- **Exercise brief**: Your task is to retype every entry exactly, omitting nothing.

BEGIN

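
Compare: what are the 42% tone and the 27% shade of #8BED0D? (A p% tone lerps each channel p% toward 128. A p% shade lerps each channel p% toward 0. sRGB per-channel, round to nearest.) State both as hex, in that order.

#86BF3D, #65AD09

#8BED0D is rgb(139, 237, 13).
42% tone:
  R: 139 + 0.42×(128−139) = 139 − 4.62 = 134.38 → 134
  G: 237 − 45.78 = 191.22 → 191
  B: 13 + 0.42×(128−13) = 13 + 48.3 = 61.3 → 61
  → #86BF3D
27% shade:
  R: 139 + 0.27×(0−139) = 139 − 37.53 = 101.47 → 101
  G: 237 − 63.99 = 173.01 → 173
  B: 13 + 0.27×(0−13) = 13 − 3.51 = 9.49 → 9
  → #65AD09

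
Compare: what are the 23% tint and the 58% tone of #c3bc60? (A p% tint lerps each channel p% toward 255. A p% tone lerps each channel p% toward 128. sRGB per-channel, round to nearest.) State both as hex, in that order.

#c3bc60 is rgb(195, 188, 96).
23% tint:
  R: 195 + 0.23×(255−195) = 195 + 13.8 = 208.8 → 209
  G: 188 + 0.23×(255−188) = 188 + 15.41 = 203.41 → 203
  B: 96 + 0.23×(255−96) = 96 + 36.57 = 132.57 → 133
  → #d1cb85
58% tone:
  R: 195 + 0.58×(128−195) = 195 − 38.86 = 156.14 → 156
  G: 188 + 0.58×(128−188) = 188 − 34.8 = 153.2 → 153
  B: 96 + 0.58×(128−96) = 96 + 18.56 = 114.56 → 115
  → #9c9973

#d1cb85, #9c9973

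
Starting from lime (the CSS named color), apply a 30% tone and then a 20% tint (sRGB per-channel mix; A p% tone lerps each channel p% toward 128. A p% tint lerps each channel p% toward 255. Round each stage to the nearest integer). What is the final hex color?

#51E151

CSS lime is rgb(0, 255, 0).
A 30% tone moves each channel 30% toward 128:
  R: 0 + 0.3×(128−0) = 0 + 38.4 = 38.4 → 38
  G: 255 + 0.3×(128−255) = 255 − 38.1 = 216.9 → 217
  B: 0 + 38.4 = 38.4 → 38
After the tone: rgb(38, 217, 38) = #26D926.
A 20% tint moves each channel 20% toward 255:
  R: 38 + 43.4 = 81.4 → 81
  G: 217 + 7.6 = 224.6 → 225
  B: 38 + 43.4 = 81.4 → 81
rgb(81, 225, 81) = #51E151.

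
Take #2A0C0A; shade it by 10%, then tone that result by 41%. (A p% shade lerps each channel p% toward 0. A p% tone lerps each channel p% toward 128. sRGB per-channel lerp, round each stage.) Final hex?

#2A0C0A is rgb(42, 12, 10).
Lerp each channel 10% toward 0:
  R: 42 − 4.2 = 37.8 → 38
  G: 12 + 0.1×(0−12) = 12 − 1.2 = 10.8 → 11
  B: 10 + 0.1×(0−10) = 10 − 1 = 9 → 9
After the shade: rgb(38, 11, 9) = #260B09.
A 41% tone moves each channel 41% toward 128:
  R: 38 + 36.9 = 74.9 → 75
  G: 11 + 0.41×(128−11) = 11 + 47.97 = 58.97 → 59
  B: 9 + 0.41×(128−9) = 9 + 48.79 = 57.79 → 58
rgb(75, 59, 58) = #4B3B3A.

#4B3B3A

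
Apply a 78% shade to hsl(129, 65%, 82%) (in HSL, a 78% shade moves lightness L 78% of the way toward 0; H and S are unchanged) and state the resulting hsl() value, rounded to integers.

L moves 78% from 82 toward 0: 82 − 63.96 = 18.04 → 18.
H and S are unchanged.

hsl(129, 65%, 18%)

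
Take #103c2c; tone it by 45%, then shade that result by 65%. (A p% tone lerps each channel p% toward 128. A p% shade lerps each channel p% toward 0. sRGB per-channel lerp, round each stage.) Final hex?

#103c2c is rgb(16, 60, 44).
Per channel, c → c + 0.45(128 − c):
  R: 16 + 50.4 = 66.4 → 66
  G: 60 + 30.6 = 90.6 → 91
  B: 44 + 0.45×(128−44) = 44 + 37.8 = 81.8 → 82
After the tone: rgb(66, 91, 82) = #425b52.
Lerp each channel 65% toward 0:
  R: 66 − 42.9 = 23.1 → 23
  G: 91 + 0.65×(0−91) = 91 − 59.15 = 31.85 → 32
  B: 82 + 0.65×(0−82) = 82 − 53.3 = 28.7 → 29
rgb(23, 32, 29) = #17201d.

#17201d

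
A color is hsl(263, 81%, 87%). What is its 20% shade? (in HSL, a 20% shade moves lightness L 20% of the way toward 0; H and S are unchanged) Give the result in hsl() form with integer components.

hsl(263, 81%, 70%)

L moves 20% from 87 toward 0: 87 − 17.4 = 69.6 → 70.
H and S are unchanged.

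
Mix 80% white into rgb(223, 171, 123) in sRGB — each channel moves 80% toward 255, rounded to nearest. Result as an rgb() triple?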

END

- **Response area**:
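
Compare: what are the 42% tone and the 27% shade of #8BED0D? (A p% tone lerps each channel p% toward 128. A p% shade lerps each channel p% toward 0. sRGB per-channel, round to nearest.) State both as hex, in that order.

#86BF3D, #65AD09

#8BED0D is rgb(139, 237, 13).
42% tone:
  R: 139 + 0.42×(128−139) = 139 − 4.62 = 134.38 → 134
  G: 237 − 45.78 = 191.22 → 191
  B: 13 + 0.42×(128−13) = 13 + 48.3 = 61.3 → 61
  → #86BF3D
27% shade:
  R: 139 + 0.27×(0−139) = 139 − 37.53 = 101.47 → 101
  G: 237 − 63.99 = 173.01 → 173
  B: 13 + 0.27×(0−13) = 13 − 3.51 = 9.49 → 9
  → #65AD09

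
Compare: what are the 23% tint and the 58% tone of #c3bc60? (A p% tint lerps each channel p% toward 255. A p% tone lerps each channel p% toward 128. sRGB per-channel, round to nearest.) State both as hex, in that order.

#c3bc60 is rgb(195, 188, 96).
23% tint:
  R: 195 + 0.23×(255−195) = 195 + 13.8 = 208.8 → 209
  G: 188 + 0.23×(255−188) = 188 + 15.41 = 203.41 → 203
  B: 96 + 0.23×(255−96) = 96 + 36.57 = 132.57 → 133
  → #d1cb85
58% tone:
  R: 195 + 0.58×(128−195) = 195 − 38.86 = 156.14 → 156
  G: 188 + 0.58×(128−188) = 188 − 34.8 = 153.2 → 153
  B: 96 + 0.58×(128−96) = 96 + 18.56 = 114.56 → 115
  → #9c9973

#d1cb85, #9c9973

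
Starting from lime (the CSS named color), apply a 30% tone and then a 20% tint (sRGB per-channel mix; A p% tone lerps each channel p% toward 128. A p% tint lerps each channel p% toward 255. Round each stage to the nearest integer). What is the final hex color?

#51E151

CSS lime is rgb(0, 255, 0).
A 30% tone moves each channel 30% toward 128:
  R: 0 + 0.3×(128−0) = 0 + 38.4 = 38.4 → 38
  G: 255 + 0.3×(128−255) = 255 − 38.1 = 216.9 → 217
  B: 0 + 38.4 = 38.4 → 38
After the tone: rgb(38, 217, 38) = #26D926.
A 20% tint moves each channel 20% toward 255:
  R: 38 + 43.4 = 81.4 → 81
  G: 217 + 7.6 = 224.6 → 225
  B: 38 + 43.4 = 81.4 → 81
rgb(81, 225, 81) = #51E151.

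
Take #2A0C0A; shade it by 10%, then tone that result by 41%. (A p% shade lerps each channel p% toward 0. A p% tone lerps each channel p% toward 128. sRGB per-channel lerp, round each stage.) Final hex?

#2A0C0A is rgb(42, 12, 10).
Lerp each channel 10% toward 0:
  R: 42 − 4.2 = 37.8 → 38
  G: 12 + 0.1×(0−12) = 12 − 1.2 = 10.8 → 11
  B: 10 + 0.1×(0−10) = 10 − 1 = 9 → 9
After the shade: rgb(38, 11, 9) = #260B09.
A 41% tone moves each channel 41% toward 128:
  R: 38 + 36.9 = 74.9 → 75
  G: 11 + 0.41×(128−11) = 11 + 47.97 = 58.97 → 59
  B: 9 + 0.41×(128−9) = 9 + 48.79 = 57.79 → 58
rgb(75, 59, 58) = #4B3B3A.

#4B3B3A

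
Apply a 78% shade to hsl(129, 65%, 82%) (in HSL, a 78% shade moves lightness L 78% of the way toward 0; H and S are unchanged) and state the resulting hsl() value, rounded to integers.

L moves 78% from 82 toward 0: 82 − 63.96 = 18.04 → 18.
H and S are unchanged.

hsl(129, 65%, 18%)

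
Take #103c2c; tone it by 45%, then shade that result by 65%. (A p% tone lerps each channel p% toward 128. A p% shade lerps each channel p% toward 0. sRGB per-channel lerp, round each stage.) Final hex?

#103c2c is rgb(16, 60, 44).
Per channel, c → c + 0.45(128 − c):
  R: 16 + 50.4 = 66.4 → 66
  G: 60 + 30.6 = 90.6 → 91
  B: 44 + 0.45×(128−44) = 44 + 37.8 = 81.8 → 82
After the tone: rgb(66, 91, 82) = #425b52.
Lerp each channel 65% toward 0:
  R: 66 − 42.9 = 23.1 → 23
  G: 91 + 0.65×(0−91) = 91 − 59.15 = 31.85 → 32
  B: 82 + 0.65×(0−82) = 82 − 53.3 = 28.7 → 29
rgb(23, 32, 29) = #17201d.

#17201d

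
A color is hsl(263, 81%, 87%). What is its 20% shade? (in HSL, a 20% shade moves lightness L 20% of the way toward 0; H and S are unchanged) Give the result in hsl() form with integer components.

hsl(263, 81%, 70%)

L moves 20% from 87 toward 0: 87 − 17.4 = 69.6 → 70.
H and S are unchanged.

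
Mix 80% white into rgb(223, 171, 123) in sRGB — each channel moves 80% toward 255, rounded to nearest. Result as an rgb() triple?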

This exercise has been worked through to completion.